**WHAT IS BEING ASKED:** Line by line, return everything in the listing exactly.
------------------------
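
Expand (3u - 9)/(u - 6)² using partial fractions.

(3u - 9) = P(u - 6) + Q. At u = 6: Q = 3·6 - 9 = 9. Coeff of u: P = 3
Result: 3/(u - 6) + 9/(u - 6)²


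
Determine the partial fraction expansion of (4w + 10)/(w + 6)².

(4w + 10) = P(w + 6) + Q. At w = -6: Q = 4·(-6) + 10 = -14. Coeff of w: P = 4
Result: 4/(w + 6) - 14/(w + 6)²


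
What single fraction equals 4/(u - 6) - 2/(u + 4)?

Common denominator (u - 6)(u + 4). Numerator: 4(u + 4) - 2(u - 6) = (4u + 16) - (2u - 12) = 2u + 28
Result: (2u + 28)/[(u - 6)(u + 4)]


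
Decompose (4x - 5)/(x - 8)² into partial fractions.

(4x - 5) = A(x - 8) + B. At x = 8: B = 4·8 - 5 = 27. Coeff of x: A = 4
Result: 4/(x - 8) + 27/(x - 8)²


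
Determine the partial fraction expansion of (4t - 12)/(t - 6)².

(4t - 12) = A(t - 6) + B. At t = 6: B = 4·6 - 12 = 12. Coeff of t: A = 4
Result: 4/(t - 6) + 12/(t - 6)²


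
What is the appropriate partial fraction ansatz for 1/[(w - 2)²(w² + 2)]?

Repeated linear + quadratic: α/(w - 2) + β/(w - 2)² + (γw + δ)/(w² + 2)


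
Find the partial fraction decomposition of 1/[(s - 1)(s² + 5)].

Cover-up at s = 1: A = 1/(1² + 5) = 1/6. Then B = -A = -1/6, C = -A·(0 + 1) = -1/6
Result: (1/6)/(s - 1) - ((1/6)s + 1/6)/(s² + 5)


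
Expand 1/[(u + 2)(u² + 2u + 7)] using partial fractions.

Cover-up at u = -2: P = 1/((-2)² + 2·(-2) + 7) = 1/7. Then Q = -P = -1/7, R = -P·(2 - 2) = 0
Result: (1/7)/(u + 2) - ((1/7)u)/(u² + 2u + 7)


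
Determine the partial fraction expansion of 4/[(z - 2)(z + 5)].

4/(z - 2)(z + 5) = P/(z - 2) + Q/(z + 5). P = 4/(2 + 5) = 4/7, Q = 4/(-5 - 2) = -4/7
Result: (4/7)/(z - 2) - (4/7)/(z + 5)


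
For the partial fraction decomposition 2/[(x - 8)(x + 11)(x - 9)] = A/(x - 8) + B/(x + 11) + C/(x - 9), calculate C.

Cover-up at x = 9: C = 2/[(9 - 8)(9 + 11)] = 2/[(1)(20)] = 2/20 = 1/10


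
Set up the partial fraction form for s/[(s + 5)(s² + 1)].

Linear + irreducible quadratic: α/(s + 5) + (βs + γ)/(s² + 1)


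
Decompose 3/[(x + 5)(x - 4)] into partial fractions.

3/(x + 5)(x - 4) = A/(x + 5) + B/(x - 4). A = 3/(-5 - 4) = -1/3, B = 3/(4 + 5) = 1/3
Result: (-1/3)/(x + 5) + (1/3)/(x - 4)


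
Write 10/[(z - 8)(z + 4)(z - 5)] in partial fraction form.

Using cover-up method: α = 5/18, β = 5/54, γ = -10/27
Result: (5/18)/(z - 8) + (5/54)/(z + 4) - (10/27)/(z - 5)


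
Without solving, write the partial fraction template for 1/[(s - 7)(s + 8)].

Distinct linear factors: α/(s - 7) + β/(s + 8)


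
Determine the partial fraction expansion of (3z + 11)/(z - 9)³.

(3z + 11) = P(z - 9)² + Q(z - 9) + R. At z = 9: R = 3·9 + 11 = 38. Coefficients: P = 0, Q = 3
Result: 3/(z - 9)² + 38/(z - 9)³


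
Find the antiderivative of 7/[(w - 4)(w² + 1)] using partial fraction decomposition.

Cover-up at w=4: P = 7/(4²+1) = 7/17. Coeff matching: Q = -7/17, R = -28/17. Decomposition: (7/17)/(w - 4) - ((7/17)w + 28/17)/(w² + 1). Integrate: linear → ln, quadratic → (1/2)ln + arctan: (7/17) ln|(w - 4)| - (7/34) ln(w² + 1) - (28/17) arctan(w) + C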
------------------------
**RESPONSE TO THE EXERCISE:**
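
Expand (3u - 9)/(u - 6)² using partial fractions.

(3u - 9) = P(u - 6) + Q. At u = 6: Q = 3·6 - 9 = 9. Coeff of u: P = 3
Result: 3/(u - 6) + 9/(u - 6)²


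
Determine the partial fraction expansion of (4w + 10)/(w + 6)².

(4w + 10) = P(w + 6) + Q. At w = -6: Q = 4·(-6) + 10 = -14. Coeff of w: P = 4
Result: 4/(w + 6) - 14/(w + 6)²


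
What single fraction equals 4/(u - 6) - 2/(u + 4)?

Common denominator (u - 6)(u + 4). Numerator: 4(u + 4) - 2(u - 6) = (4u + 16) - (2u - 12) = 2u + 28
Result: (2u + 28)/[(u - 6)(u + 4)]


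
Decompose (4x - 5)/(x - 8)² into partial fractions.

(4x - 5) = A(x - 8) + B. At x = 8: B = 4·8 - 5 = 27. Coeff of x: A = 4
Result: 4/(x - 8) + 27/(x - 8)²


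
Determine the partial fraction expansion of (4t - 12)/(t - 6)².

(4t - 12) = A(t - 6) + B. At t = 6: B = 4·6 - 12 = 12. Coeff of t: A = 4
Result: 4/(t - 6) + 12/(t - 6)²


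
What is the appropriate partial fraction ansatz for 1/[(w - 2)²(w² + 2)]?

Repeated linear + quadratic: α/(w - 2) + β/(w - 2)² + (γw + δ)/(w² + 2)


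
Find the partial fraction decomposition of 1/[(s - 1)(s² + 5)].

Cover-up at s = 1: A = 1/(1² + 5) = 1/6. Then B = -A = -1/6, C = -A·(0 + 1) = -1/6
Result: (1/6)/(s - 1) - ((1/6)s + 1/6)/(s² + 5)


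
Expand 1/[(u + 2)(u² + 2u + 7)] using partial fractions.

Cover-up at u = -2: P = 1/((-2)² + 2·(-2) + 7) = 1/7. Then Q = -P = -1/7, R = -P·(2 - 2) = 0
Result: (1/7)/(u + 2) - ((1/7)u)/(u² + 2u + 7)


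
Determine the partial fraction expansion of 4/[(z - 2)(z + 5)].

4/(z - 2)(z + 5) = P/(z - 2) + Q/(z + 5). P = 4/(2 + 5) = 4/7, Q = 4/(-5 - 2) = -4/7
Result: (4/7)/(z - 2) - (4/7)/(z + 5)


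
For the partial fraction decomposition 2/[(x - 8)(x + 11)(x - 9)] = A/(x - 8) + B/(x + 11) + C/(x - 9), calculate C.

Cover-up at x = 9: C = 2/[(9 - 8)(9 + 11)] = 2/[(1)(20)] = 2/20 = 1/10


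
Set up the partial fraction form for s/[(s + 5)(s² + 1)].

Linear + irreducible quadratic: α/(s + 5) + (βs + γ)/(s² + 1)


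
Decompose 3/[(x + 5)(x - 4)] into partial fractions.

3/(x + 5)(x - 4) = A/(x + 5) + B/(x - 4). A = 3/(-5 - 4) = -1/3, B = 3/(4 + 5) = 1/3
Result: (-1/3)/(x + 5) + (1/3)/(x - 4)


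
Write 10/[(z - 8)(z + 4)(z - 5)] in partial fraction form.

Using cover-up method: α = 5/18, β = 5/54, γ = -10/27
Result: (5/18)/(z - 8) + (5/54)/(z + 4) - (10/27)/(z - 5)


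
Without solving, write the partial fraction template for 1/[(s - 7)(s + 8)].

Distinct linear factors: α/(s - 7) + β/(s + 8)


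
Determine the partial fraction expansion of (3z + 11)/(z - 9)³.

(3z + 11) = P(z - 9)² + Q(z - 9) + R. At z = 9: R = 3·9 + 11 = 38. Coefficients: P = 0, Q = 3
Result: 3/(z - 9)² + 38/(z - 9)³


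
Find the antiderivative of 7/[(w - 4)(w² + 1)] using partial fraction decomposition.

Cover-up at w=4: P = 7/(4²+1) = 7/17. Coeff matching: Q = -7/17, R = -28/17. Decomposition: (7/17)/(w - 4) - ((7/17)w + 28/17)/(w² + 1). Integrate: linear → ln, quadratic → (1/2)ln + arctan: (7/17) ln|(w - 4)| - (7/34) ln(w² + 1) - (28/17) arctan(w) + C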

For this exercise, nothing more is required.